* [Exercise goal] Taking the line that contains "f(x) = 8e^(4x)" as the first, copy exactly every line through the last line of the records, and nothing else.

* [The data]
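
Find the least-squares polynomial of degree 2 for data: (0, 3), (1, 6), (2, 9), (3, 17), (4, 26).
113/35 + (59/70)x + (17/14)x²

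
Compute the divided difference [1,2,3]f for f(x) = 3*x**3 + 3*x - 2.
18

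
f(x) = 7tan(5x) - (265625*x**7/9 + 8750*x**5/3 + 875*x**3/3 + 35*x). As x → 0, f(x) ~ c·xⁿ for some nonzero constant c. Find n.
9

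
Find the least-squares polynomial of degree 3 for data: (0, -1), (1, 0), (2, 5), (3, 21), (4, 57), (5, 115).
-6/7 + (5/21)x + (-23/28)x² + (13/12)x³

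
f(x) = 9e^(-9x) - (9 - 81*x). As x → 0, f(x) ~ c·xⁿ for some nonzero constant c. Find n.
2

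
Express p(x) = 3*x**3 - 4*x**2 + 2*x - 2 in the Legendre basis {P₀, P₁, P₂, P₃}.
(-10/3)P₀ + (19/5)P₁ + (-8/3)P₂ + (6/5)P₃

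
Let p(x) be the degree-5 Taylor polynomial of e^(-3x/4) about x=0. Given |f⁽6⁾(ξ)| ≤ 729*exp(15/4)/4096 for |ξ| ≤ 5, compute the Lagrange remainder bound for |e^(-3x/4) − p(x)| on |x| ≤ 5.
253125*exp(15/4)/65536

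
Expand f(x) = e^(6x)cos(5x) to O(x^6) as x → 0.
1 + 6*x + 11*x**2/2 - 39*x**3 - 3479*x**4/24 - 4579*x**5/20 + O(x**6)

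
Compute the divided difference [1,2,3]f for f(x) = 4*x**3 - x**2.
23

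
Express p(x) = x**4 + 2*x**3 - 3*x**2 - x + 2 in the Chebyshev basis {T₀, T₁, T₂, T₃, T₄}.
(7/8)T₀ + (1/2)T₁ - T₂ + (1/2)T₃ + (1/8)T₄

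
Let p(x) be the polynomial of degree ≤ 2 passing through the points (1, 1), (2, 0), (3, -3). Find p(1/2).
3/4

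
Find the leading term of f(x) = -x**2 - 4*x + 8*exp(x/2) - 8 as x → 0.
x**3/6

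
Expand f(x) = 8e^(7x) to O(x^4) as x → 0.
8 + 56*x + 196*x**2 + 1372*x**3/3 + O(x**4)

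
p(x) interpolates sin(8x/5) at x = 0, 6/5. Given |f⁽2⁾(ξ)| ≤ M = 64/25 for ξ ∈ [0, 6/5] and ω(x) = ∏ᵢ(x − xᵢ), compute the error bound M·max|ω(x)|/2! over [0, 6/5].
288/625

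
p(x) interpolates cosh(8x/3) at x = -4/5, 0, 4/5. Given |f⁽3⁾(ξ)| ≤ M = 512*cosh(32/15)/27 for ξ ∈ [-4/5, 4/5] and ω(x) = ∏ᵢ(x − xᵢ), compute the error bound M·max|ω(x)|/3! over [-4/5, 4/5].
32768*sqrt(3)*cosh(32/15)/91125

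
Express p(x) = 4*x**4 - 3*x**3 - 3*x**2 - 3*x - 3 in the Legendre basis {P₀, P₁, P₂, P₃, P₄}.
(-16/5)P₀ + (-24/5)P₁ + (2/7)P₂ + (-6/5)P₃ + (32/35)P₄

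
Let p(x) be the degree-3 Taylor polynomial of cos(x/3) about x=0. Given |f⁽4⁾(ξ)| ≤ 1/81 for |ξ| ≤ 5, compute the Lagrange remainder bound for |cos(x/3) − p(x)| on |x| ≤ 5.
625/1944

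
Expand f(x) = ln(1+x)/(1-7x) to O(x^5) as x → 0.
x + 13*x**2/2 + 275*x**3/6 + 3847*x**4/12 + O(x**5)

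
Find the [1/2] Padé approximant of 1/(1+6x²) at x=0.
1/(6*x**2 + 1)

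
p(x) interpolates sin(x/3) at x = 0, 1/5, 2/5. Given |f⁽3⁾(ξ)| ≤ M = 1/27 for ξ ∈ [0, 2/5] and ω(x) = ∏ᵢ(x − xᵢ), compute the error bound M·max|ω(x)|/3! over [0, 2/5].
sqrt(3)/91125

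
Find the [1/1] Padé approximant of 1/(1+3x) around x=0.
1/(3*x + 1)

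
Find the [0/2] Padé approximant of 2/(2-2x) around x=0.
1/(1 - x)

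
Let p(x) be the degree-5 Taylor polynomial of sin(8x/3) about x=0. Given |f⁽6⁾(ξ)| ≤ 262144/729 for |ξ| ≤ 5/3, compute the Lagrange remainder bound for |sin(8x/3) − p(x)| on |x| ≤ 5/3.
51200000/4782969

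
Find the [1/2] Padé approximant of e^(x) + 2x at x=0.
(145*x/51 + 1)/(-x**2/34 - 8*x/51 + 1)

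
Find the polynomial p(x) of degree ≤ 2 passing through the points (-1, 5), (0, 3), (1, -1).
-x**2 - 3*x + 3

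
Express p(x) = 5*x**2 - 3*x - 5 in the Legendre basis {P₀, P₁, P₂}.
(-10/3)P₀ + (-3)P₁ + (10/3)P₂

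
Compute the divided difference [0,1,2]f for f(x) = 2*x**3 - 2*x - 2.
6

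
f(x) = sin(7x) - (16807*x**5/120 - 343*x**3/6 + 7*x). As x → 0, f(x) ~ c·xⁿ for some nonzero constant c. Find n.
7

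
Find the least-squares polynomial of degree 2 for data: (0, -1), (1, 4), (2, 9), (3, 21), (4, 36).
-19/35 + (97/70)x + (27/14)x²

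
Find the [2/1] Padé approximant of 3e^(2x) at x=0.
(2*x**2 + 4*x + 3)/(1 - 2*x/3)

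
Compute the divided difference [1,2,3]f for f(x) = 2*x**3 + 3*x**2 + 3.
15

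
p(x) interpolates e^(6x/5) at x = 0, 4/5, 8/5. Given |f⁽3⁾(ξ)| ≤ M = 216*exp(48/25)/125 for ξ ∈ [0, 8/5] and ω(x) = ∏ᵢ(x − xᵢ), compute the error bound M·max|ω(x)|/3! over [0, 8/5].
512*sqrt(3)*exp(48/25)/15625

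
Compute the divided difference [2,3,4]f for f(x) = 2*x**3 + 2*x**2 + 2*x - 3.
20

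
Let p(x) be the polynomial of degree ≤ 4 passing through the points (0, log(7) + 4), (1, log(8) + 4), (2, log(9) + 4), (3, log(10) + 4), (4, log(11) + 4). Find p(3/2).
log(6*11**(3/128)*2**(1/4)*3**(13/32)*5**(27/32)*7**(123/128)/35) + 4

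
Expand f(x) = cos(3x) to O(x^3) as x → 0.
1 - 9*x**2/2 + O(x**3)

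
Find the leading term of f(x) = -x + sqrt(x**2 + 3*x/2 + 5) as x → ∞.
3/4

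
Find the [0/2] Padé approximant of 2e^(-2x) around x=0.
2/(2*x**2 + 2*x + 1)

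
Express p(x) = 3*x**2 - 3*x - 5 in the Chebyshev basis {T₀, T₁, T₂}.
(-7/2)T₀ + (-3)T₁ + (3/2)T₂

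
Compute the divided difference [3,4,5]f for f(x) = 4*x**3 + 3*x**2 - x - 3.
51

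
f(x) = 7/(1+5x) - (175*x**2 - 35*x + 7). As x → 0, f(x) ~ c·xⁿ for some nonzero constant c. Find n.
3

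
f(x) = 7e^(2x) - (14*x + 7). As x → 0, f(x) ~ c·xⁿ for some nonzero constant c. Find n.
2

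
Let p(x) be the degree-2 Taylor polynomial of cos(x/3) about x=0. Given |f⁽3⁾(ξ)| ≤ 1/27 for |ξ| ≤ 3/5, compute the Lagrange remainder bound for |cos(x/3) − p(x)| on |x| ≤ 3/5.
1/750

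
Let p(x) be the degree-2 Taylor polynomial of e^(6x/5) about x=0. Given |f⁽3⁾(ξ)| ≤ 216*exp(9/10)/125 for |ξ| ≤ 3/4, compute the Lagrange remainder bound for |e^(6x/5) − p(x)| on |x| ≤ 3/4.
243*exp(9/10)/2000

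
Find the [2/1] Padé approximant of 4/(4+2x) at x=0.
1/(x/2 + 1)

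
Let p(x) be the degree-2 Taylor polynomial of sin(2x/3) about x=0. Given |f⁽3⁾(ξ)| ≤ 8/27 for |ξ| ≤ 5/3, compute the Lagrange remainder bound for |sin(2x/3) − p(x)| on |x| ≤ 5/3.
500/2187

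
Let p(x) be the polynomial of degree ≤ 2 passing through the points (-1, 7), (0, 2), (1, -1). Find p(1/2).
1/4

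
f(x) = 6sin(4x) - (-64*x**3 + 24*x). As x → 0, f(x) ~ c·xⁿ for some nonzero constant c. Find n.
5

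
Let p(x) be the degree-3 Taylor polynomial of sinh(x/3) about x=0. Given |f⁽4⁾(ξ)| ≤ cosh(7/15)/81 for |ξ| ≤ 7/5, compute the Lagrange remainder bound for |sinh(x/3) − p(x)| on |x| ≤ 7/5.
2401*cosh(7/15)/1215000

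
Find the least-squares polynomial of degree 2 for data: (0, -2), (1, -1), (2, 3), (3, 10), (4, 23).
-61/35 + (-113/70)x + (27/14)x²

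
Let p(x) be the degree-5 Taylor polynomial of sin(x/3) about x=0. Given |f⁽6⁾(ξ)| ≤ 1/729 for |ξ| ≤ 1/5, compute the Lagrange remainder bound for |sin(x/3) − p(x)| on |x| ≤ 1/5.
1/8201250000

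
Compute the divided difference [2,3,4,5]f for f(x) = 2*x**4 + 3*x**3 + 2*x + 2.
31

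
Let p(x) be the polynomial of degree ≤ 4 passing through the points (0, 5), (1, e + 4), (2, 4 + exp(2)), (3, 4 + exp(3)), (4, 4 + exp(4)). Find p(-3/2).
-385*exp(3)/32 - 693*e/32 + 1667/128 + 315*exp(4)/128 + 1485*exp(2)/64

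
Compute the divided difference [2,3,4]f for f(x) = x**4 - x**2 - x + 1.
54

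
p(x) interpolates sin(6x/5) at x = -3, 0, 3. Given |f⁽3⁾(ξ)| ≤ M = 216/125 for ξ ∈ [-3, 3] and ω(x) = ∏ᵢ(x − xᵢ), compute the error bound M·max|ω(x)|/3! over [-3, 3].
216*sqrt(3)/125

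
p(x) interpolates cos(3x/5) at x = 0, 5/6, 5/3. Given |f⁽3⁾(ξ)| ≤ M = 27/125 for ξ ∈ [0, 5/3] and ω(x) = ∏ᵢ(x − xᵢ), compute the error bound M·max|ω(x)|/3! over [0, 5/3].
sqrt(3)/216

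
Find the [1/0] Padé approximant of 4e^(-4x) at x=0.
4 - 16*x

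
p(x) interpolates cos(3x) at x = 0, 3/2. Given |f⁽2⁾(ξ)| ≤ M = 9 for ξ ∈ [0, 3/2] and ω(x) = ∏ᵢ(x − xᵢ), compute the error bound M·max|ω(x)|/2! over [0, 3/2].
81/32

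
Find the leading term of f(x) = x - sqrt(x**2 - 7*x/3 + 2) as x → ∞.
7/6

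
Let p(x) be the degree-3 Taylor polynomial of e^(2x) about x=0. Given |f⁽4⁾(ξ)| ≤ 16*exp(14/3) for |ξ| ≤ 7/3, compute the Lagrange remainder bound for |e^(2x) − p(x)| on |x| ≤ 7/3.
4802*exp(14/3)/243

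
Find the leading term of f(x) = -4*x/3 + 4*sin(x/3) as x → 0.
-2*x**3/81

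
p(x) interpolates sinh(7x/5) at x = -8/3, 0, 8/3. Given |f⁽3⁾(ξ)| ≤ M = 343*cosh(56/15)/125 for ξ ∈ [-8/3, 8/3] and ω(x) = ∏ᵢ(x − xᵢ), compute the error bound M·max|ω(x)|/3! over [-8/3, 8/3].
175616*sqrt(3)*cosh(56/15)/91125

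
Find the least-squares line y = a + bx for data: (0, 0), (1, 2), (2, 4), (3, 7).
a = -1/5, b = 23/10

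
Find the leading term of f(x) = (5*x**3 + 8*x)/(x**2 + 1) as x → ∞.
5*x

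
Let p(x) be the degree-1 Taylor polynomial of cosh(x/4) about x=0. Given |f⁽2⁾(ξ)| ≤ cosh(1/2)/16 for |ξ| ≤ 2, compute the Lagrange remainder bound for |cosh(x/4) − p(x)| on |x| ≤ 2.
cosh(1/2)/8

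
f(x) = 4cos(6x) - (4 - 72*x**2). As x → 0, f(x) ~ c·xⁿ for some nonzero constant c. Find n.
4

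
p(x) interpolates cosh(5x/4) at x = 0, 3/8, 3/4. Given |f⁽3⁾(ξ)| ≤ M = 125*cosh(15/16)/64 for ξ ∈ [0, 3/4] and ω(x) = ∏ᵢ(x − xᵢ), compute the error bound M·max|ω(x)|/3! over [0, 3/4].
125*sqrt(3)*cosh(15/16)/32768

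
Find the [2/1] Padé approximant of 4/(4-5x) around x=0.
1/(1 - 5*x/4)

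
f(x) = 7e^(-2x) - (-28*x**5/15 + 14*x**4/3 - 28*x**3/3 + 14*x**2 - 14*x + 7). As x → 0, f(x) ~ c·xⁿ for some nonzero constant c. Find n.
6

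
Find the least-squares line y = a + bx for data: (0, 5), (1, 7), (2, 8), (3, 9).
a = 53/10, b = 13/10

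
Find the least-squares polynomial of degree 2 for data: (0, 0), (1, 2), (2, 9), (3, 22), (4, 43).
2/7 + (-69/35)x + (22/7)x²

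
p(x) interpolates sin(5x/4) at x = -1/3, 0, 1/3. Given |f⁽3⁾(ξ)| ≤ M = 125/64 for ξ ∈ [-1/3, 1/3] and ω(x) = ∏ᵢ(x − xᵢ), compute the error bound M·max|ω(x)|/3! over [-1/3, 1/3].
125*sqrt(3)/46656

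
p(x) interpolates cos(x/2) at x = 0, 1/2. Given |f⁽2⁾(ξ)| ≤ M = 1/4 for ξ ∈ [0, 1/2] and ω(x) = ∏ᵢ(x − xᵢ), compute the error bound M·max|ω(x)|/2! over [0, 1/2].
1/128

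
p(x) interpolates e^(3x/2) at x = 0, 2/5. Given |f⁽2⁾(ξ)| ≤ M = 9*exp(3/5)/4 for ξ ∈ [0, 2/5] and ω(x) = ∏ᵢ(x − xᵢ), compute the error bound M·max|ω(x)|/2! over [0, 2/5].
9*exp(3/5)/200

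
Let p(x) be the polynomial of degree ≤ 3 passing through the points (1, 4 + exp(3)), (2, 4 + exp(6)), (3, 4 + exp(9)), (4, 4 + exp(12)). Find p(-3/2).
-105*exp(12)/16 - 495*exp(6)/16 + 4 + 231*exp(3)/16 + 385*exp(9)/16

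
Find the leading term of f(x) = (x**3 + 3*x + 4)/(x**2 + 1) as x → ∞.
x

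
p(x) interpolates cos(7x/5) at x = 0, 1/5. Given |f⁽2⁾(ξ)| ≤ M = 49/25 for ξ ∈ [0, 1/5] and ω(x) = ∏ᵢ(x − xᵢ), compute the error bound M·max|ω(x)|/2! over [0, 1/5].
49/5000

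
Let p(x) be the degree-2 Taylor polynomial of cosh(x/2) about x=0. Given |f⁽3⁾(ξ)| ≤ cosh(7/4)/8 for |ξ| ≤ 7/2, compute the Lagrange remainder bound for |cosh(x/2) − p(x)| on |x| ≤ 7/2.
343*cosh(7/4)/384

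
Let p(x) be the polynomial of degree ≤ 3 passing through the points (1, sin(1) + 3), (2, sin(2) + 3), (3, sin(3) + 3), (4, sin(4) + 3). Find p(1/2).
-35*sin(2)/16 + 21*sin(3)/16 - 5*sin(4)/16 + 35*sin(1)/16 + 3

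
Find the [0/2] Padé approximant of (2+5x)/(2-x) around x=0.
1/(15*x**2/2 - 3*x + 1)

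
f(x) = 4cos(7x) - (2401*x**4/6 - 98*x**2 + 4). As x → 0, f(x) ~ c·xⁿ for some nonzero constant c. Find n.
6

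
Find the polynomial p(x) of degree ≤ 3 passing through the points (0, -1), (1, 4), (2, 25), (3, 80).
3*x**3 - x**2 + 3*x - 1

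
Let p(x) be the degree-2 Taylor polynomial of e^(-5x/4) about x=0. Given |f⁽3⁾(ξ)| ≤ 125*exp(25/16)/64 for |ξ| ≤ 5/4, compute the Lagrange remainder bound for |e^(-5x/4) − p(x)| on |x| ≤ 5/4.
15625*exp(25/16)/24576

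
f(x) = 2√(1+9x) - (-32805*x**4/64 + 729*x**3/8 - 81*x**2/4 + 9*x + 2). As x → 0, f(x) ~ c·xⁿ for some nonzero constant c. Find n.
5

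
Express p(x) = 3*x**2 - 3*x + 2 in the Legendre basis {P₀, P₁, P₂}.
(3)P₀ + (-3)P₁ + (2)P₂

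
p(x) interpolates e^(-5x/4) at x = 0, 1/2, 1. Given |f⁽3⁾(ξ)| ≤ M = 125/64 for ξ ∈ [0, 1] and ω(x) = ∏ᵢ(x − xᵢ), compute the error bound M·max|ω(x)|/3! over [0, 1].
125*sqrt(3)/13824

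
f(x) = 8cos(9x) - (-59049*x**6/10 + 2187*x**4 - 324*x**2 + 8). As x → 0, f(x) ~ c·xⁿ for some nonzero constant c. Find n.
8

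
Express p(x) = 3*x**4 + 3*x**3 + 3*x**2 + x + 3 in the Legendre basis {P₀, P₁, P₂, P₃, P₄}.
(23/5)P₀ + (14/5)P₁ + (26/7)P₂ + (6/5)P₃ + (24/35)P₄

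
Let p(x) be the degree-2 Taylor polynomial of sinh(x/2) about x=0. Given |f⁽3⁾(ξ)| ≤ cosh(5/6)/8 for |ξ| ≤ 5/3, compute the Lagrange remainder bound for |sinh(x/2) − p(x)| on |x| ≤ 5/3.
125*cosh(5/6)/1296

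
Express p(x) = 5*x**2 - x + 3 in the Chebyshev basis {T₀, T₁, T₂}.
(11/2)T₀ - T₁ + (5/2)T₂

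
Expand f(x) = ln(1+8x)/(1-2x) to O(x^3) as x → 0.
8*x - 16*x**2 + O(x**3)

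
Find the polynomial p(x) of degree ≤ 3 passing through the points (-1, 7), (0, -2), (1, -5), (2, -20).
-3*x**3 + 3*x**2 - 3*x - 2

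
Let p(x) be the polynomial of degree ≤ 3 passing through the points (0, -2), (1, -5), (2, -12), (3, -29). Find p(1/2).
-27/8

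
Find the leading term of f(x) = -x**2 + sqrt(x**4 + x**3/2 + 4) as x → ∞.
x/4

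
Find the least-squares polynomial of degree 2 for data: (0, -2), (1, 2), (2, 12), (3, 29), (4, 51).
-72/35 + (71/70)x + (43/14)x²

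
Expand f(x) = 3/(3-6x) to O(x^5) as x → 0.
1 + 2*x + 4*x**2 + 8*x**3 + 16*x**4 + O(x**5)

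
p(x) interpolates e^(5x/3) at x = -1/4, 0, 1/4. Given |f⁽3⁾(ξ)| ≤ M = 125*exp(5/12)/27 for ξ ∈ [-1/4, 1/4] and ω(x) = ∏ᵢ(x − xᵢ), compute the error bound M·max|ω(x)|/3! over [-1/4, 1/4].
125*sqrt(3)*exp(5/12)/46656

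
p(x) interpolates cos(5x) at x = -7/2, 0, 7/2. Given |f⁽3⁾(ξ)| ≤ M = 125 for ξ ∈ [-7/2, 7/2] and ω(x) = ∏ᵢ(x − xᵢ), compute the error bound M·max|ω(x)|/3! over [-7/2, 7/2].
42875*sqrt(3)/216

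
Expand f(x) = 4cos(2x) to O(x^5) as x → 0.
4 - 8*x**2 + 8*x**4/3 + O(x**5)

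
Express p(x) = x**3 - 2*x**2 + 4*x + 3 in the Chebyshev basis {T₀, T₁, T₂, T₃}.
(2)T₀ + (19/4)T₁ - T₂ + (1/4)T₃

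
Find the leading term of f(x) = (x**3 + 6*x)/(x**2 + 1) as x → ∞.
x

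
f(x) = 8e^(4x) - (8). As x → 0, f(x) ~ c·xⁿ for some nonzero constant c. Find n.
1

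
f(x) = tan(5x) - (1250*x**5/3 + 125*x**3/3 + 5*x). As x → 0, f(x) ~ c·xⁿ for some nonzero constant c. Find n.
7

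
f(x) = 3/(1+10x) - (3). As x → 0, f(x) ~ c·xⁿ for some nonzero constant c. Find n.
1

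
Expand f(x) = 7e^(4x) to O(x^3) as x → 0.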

* [Solution]
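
f(x) = 8e^(4x) - (8). As x → 0, f(x) ~ c·xⁿ for some nonzero constant c. Find n.
1

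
f(x) = tan(5x) - (1250*x**5/3 + 125*x**3/3 + 5*x). As x → 0, f(x) ~ c·xⁿ for some nonzero constant c. Find n.
7

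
f(x) = 3/(1+10x) - (3). As x → 0, f(x) ~ c·xⁿ for some nonzero constant c. Find n.
1

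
Expand f(x) = 7e^(4x) to O(x^3) as x → 0.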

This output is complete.